Records for the task Block Start
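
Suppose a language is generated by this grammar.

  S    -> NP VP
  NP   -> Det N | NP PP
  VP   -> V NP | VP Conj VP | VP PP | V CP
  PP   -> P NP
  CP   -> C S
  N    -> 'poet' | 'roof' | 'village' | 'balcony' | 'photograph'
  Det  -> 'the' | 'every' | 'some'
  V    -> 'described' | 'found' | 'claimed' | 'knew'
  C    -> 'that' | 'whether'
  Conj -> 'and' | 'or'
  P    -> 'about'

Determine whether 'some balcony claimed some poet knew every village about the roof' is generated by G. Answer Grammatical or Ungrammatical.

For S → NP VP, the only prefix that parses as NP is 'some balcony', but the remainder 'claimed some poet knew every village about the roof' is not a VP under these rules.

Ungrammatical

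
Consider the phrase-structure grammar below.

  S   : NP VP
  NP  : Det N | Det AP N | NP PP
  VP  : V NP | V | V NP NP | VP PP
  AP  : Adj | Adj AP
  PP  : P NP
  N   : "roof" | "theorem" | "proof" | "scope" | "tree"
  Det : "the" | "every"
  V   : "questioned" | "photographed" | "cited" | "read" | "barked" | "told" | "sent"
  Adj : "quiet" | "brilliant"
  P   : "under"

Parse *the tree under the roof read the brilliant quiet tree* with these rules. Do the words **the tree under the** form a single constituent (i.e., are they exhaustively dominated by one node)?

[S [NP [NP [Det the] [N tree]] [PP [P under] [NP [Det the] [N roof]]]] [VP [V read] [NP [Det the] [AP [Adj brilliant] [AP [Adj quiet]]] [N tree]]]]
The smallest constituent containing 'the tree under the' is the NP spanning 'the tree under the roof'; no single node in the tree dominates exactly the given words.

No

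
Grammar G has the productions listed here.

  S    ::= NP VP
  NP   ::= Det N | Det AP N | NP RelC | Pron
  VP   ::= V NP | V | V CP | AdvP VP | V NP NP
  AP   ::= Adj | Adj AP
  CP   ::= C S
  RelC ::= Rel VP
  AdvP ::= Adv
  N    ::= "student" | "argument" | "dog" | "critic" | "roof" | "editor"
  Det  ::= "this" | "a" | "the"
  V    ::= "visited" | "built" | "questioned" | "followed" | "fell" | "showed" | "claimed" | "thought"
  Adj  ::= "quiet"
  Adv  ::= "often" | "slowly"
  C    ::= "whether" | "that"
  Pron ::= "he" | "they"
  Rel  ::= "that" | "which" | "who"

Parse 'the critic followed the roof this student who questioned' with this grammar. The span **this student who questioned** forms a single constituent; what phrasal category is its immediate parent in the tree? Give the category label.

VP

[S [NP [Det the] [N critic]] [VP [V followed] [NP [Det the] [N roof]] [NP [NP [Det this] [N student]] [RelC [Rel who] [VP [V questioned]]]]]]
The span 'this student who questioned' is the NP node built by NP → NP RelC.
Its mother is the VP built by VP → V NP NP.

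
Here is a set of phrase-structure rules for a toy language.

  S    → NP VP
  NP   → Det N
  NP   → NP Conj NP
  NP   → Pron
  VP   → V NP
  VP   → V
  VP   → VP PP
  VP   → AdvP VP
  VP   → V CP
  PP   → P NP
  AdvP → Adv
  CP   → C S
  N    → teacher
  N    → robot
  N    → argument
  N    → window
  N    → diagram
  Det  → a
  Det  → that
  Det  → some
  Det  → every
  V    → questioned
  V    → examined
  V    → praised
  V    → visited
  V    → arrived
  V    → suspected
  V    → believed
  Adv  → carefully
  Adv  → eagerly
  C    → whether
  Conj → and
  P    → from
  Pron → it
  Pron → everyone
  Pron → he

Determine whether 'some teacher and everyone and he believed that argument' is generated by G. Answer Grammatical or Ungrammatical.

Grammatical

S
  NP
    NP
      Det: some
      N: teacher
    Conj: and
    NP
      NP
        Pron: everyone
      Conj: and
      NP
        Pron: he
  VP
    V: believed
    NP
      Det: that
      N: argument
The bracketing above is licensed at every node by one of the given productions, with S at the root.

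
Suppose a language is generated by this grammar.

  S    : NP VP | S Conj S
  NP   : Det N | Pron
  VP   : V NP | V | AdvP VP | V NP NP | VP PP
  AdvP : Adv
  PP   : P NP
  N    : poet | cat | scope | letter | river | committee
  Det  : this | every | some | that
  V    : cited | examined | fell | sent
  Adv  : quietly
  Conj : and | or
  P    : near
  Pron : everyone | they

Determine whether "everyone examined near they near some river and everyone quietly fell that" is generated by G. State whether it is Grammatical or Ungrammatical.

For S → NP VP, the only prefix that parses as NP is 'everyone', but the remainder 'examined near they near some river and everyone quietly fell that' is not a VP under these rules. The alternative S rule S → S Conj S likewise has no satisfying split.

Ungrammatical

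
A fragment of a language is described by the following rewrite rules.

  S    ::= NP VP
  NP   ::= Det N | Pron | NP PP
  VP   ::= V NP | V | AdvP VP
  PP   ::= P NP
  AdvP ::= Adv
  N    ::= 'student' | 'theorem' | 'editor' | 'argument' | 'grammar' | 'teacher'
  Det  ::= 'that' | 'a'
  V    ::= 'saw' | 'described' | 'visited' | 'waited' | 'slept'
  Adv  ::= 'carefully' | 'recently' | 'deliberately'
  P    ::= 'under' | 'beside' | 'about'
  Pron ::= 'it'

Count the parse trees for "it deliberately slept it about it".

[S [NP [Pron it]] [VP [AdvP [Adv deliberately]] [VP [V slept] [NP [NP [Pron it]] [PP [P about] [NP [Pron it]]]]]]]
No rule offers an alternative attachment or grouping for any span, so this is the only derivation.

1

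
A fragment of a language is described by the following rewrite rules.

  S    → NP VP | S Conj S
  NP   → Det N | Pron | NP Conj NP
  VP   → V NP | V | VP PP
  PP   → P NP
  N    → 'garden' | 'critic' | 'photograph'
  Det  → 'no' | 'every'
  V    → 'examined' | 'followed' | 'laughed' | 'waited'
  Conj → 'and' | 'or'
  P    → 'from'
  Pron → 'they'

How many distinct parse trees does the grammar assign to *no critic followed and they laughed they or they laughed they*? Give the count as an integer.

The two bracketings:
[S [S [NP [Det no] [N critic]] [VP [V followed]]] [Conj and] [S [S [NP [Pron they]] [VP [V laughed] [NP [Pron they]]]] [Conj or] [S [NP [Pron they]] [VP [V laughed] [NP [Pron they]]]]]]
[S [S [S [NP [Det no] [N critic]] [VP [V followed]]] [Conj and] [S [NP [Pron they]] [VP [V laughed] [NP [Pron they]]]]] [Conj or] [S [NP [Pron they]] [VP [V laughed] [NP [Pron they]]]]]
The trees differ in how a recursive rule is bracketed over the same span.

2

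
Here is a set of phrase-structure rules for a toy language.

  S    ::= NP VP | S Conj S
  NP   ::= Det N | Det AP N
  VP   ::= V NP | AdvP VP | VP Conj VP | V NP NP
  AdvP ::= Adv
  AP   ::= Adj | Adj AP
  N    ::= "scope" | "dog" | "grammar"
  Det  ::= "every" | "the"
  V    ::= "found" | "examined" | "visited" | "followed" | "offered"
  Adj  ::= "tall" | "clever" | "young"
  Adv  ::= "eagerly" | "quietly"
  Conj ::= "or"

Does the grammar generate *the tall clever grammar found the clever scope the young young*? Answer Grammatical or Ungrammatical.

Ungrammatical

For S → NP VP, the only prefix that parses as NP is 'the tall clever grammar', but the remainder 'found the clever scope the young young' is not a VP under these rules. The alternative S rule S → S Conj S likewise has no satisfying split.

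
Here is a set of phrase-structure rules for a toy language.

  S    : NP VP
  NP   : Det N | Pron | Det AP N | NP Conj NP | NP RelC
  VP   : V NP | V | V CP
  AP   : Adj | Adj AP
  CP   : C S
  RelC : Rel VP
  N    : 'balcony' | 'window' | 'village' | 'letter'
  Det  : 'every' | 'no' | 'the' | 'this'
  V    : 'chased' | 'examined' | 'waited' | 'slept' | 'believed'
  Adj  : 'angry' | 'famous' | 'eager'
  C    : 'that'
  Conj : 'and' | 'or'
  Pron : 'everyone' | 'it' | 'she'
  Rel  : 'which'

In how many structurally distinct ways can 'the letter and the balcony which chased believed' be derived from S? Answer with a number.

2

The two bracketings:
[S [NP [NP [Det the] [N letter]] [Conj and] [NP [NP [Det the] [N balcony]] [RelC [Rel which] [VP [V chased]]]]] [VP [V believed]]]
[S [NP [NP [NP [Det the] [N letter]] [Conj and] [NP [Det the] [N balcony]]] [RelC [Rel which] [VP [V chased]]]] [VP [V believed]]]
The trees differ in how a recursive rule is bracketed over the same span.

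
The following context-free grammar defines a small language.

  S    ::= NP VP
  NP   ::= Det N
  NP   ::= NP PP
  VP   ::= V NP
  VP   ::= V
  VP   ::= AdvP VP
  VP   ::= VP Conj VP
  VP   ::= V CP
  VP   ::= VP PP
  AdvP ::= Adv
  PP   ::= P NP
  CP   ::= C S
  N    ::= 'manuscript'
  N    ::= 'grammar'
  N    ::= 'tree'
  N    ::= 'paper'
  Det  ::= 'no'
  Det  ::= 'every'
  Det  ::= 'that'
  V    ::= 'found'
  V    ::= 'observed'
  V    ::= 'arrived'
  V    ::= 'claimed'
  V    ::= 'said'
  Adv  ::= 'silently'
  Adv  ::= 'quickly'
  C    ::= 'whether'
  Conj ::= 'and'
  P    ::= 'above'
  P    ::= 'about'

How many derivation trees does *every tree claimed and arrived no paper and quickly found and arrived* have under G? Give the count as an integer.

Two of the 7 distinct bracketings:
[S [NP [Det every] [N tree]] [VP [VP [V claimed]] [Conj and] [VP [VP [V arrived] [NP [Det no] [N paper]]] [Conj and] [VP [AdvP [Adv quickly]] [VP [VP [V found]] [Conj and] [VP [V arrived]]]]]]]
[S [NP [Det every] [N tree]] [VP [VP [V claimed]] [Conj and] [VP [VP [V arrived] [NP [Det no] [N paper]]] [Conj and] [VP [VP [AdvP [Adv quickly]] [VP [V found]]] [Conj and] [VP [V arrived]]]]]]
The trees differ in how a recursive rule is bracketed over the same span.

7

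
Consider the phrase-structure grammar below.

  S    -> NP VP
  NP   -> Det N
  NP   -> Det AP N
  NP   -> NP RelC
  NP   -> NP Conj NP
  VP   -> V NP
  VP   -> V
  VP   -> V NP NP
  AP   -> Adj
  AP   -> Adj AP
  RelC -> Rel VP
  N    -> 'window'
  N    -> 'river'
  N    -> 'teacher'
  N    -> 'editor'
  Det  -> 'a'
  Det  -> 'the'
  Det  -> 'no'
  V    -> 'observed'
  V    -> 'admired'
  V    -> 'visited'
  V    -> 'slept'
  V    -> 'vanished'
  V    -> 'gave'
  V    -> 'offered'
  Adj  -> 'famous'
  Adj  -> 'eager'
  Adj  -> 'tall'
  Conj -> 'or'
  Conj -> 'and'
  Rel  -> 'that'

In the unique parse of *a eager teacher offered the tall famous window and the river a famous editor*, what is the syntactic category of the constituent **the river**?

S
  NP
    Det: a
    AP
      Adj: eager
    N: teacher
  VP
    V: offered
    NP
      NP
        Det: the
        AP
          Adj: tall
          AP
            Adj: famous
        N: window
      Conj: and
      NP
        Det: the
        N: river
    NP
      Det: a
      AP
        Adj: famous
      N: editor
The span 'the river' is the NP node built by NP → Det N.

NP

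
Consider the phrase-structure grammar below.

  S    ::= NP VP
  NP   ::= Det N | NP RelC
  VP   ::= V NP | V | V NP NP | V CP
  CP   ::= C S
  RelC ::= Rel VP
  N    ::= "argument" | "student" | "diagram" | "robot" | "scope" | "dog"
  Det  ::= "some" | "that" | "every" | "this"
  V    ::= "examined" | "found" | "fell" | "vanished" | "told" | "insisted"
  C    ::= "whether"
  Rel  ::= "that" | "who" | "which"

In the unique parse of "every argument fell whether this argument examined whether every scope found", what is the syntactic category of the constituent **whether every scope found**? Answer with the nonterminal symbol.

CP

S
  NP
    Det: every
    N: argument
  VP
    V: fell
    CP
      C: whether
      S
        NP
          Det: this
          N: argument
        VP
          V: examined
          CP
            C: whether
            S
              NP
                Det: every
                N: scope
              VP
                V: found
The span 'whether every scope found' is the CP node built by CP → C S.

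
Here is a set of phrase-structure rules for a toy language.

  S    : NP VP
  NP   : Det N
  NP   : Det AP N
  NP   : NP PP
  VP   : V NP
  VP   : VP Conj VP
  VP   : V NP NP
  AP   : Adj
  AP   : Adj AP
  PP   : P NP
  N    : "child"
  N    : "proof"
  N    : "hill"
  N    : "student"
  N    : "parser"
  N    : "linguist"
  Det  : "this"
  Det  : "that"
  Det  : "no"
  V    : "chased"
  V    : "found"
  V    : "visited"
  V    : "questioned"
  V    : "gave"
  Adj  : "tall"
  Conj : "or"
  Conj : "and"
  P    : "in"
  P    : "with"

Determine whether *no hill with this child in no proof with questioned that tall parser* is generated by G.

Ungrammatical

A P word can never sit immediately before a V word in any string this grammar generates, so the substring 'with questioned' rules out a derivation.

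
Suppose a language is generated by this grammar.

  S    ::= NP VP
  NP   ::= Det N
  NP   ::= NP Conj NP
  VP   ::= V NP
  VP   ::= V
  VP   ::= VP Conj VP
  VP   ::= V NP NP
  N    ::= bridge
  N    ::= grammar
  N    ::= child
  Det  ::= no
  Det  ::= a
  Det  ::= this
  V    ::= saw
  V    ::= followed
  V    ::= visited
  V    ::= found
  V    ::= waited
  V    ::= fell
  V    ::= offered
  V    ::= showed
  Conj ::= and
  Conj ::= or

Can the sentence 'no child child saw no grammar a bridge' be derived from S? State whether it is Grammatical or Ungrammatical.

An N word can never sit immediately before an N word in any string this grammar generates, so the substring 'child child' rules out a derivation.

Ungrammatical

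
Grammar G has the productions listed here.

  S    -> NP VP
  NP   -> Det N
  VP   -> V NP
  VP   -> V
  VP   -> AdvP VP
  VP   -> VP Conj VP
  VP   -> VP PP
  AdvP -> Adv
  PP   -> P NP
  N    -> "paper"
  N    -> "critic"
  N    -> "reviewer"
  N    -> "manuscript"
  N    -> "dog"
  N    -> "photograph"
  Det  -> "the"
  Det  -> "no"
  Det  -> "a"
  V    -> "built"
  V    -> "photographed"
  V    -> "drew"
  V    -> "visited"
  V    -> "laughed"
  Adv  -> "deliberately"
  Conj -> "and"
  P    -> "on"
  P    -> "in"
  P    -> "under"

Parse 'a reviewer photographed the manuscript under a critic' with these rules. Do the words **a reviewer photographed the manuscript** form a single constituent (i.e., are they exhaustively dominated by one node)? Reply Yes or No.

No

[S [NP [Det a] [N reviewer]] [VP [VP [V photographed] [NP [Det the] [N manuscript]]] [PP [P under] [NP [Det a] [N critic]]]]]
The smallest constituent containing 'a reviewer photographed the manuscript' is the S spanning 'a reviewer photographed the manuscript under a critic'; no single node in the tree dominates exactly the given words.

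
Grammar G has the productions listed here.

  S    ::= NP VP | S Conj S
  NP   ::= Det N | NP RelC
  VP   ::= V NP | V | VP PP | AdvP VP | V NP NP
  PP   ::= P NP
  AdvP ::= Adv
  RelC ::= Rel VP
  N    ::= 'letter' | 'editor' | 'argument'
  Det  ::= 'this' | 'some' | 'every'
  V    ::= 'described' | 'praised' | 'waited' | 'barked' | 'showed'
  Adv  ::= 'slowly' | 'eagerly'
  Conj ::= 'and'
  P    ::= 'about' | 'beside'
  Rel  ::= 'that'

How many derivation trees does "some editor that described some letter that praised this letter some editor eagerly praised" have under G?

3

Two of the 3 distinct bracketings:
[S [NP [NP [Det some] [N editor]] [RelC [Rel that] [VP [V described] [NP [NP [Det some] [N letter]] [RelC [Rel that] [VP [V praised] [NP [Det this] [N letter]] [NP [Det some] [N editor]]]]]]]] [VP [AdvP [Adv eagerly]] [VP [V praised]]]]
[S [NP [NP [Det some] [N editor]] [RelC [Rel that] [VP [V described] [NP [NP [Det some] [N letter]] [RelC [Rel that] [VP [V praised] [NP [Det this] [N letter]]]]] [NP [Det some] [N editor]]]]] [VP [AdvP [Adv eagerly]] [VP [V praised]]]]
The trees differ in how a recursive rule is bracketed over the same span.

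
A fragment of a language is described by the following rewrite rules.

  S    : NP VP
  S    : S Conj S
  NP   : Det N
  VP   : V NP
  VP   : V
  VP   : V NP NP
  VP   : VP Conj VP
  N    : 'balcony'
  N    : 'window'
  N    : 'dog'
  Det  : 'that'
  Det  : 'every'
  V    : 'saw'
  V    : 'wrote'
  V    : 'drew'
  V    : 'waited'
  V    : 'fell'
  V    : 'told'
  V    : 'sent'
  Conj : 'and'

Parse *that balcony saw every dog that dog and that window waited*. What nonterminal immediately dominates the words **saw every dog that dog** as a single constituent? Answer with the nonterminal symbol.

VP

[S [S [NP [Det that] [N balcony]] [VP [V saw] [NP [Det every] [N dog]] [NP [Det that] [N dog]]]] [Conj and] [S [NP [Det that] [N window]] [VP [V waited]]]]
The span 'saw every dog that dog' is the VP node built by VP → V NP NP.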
Records for the task Block End
Work item: The job here is to find each line above with the word "showed" and copy it.

Reply to the task:
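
  V    ::= "visited" | "built" | "questioned" | "followed" | "fell" | "showed" | "claimed" | "thought"
  V    ::= showed
  V    ::= 'described' | 'praised' | 'waited' | 'barked' | 'showed'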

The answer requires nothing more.